**PROBLEM STATEMENT:**
Type out all the data below, word for word.
Start of DATA SUPPLIED
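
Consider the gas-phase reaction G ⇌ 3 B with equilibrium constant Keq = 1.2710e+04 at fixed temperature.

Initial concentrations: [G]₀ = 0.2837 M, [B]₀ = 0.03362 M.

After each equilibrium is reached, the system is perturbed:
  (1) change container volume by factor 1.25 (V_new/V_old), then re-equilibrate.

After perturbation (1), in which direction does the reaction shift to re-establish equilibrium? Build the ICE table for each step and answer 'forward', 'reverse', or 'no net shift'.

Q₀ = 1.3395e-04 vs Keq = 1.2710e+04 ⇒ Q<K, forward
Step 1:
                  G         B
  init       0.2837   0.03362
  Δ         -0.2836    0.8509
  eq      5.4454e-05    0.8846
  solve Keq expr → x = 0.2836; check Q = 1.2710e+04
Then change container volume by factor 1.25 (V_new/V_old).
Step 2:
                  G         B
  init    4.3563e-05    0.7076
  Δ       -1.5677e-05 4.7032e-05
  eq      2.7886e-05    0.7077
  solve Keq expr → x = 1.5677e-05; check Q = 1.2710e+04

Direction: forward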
End of DATA SUPPLIED
**REPLY:**
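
Consider the gas-phase reaction G ⇌ 3 B with equilibrium constant Keq = 1.2710e+04 at fixed temperature.

Initial concentrations: [G]₀ = 0.2837 M, [B]₀ = 0.03362 M.

After each equilibrium is reached, the system is perturbed:
  (1) change container volume by factor 1.25 (V_new/V_old), then re-equilibrate.

After perturbation (1), in which direction does the reaction shift to re-establish equilibrium? Build the ICE table for each step and answer 'forward', 'reverse', or 'no net shift'.

Q₀ = 1.3395e-04 vs Keq = 1.2710e+04 ⇒ Q<K, forward
Step 1:
                  G         B
  init       0.2837   0.03362
  Δ         -0.2836    0.8509
  eq      5.4454e-05    0.8846
  solve Keq expr → x = 0.2836; check Q = 1.2710e+04
Then change container volume by factor 1.25 (V_new/V_old).
Step 2:
                  G         B
  init    4.3563e-05    0.7076
  Δ       -1.5677e-05 4.7032e-05
  eq      2.7886e-05    0.7077
  solve Keq expr → x = 1.5677e-05; check Q = 1.2710e+04

Direction: forward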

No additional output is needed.